= TASK GOAL =
Quote exactly, and only, the lines of the material below from the line with "A jack screw" through the line with "A prop in a".

= THE DATA =
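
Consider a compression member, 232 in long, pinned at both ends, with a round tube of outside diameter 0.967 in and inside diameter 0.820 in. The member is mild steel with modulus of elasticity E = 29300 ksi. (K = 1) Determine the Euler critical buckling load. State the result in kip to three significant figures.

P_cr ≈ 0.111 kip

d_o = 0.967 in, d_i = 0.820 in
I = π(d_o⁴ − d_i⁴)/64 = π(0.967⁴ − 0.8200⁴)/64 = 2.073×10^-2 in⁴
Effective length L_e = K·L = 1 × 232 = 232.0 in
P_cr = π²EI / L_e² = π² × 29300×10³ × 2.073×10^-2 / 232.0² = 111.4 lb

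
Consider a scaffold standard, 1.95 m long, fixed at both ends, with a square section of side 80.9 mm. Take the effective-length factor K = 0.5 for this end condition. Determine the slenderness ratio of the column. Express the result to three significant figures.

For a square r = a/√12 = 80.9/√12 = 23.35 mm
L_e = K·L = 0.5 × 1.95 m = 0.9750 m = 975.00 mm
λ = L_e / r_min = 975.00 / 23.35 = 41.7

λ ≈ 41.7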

==

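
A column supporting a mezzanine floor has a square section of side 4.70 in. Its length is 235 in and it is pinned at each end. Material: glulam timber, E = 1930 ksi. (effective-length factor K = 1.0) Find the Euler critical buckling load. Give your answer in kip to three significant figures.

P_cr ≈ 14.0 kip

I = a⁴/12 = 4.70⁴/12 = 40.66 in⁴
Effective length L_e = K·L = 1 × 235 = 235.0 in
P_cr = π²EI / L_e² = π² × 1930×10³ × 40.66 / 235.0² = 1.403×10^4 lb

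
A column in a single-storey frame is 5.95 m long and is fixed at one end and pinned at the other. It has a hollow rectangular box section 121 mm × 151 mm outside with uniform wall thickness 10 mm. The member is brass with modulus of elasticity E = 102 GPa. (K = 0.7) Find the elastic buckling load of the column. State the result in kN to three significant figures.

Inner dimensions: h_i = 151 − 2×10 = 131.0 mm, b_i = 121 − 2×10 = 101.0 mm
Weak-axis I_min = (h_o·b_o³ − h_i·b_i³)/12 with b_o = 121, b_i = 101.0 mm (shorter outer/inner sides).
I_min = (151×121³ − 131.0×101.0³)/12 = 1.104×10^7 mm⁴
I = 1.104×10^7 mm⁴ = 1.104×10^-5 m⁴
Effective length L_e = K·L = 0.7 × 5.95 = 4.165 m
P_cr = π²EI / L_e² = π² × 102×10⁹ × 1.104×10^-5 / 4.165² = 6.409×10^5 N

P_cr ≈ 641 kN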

---

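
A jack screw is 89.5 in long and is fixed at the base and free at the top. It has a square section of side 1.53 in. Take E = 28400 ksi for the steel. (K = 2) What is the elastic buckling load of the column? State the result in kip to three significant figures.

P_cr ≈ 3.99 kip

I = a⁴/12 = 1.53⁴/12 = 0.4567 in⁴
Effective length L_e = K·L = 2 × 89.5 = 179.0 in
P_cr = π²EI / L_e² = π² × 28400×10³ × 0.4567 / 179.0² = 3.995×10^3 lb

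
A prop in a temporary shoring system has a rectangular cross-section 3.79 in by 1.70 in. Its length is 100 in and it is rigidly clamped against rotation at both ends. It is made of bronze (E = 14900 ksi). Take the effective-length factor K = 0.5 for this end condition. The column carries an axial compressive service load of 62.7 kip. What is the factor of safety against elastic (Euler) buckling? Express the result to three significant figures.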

= RESULT =
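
A jack screw is 89.5 in long and is fixed at the base and free at the top. It has a square section of side 1.53 in. Take E = 28400 ksi for the steel. (K = 2) What is the elastic buckling load of the column? State the result in kip to three significant figures.

P_cr ≈ 3.99 kip

I = a⁴/12 = 1.53⁴/12 = 0.4567 in⁴
Effective length L_e = K·L = 2 × 89.5 = 179.0 in
P_cr = π²EI / L_e² = π² × 28400×10³ × 0.4567 / 179.0² = 3.995×10^3 lb

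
A prop in a temporary shoring system has a rectangular cross-section 3.79 in by 1.70 in. Its length is 100 in and it is rigidly clamped against rotation at both ends. It is made of bronze (E = 14900 ksi). Take the effective-length factor K = 0.5 for this end condition. The column carries an axial compressive service load of 62.7 kip. What is the factor of safety against elastic (Euler) buckling? Express the result to three significant figures.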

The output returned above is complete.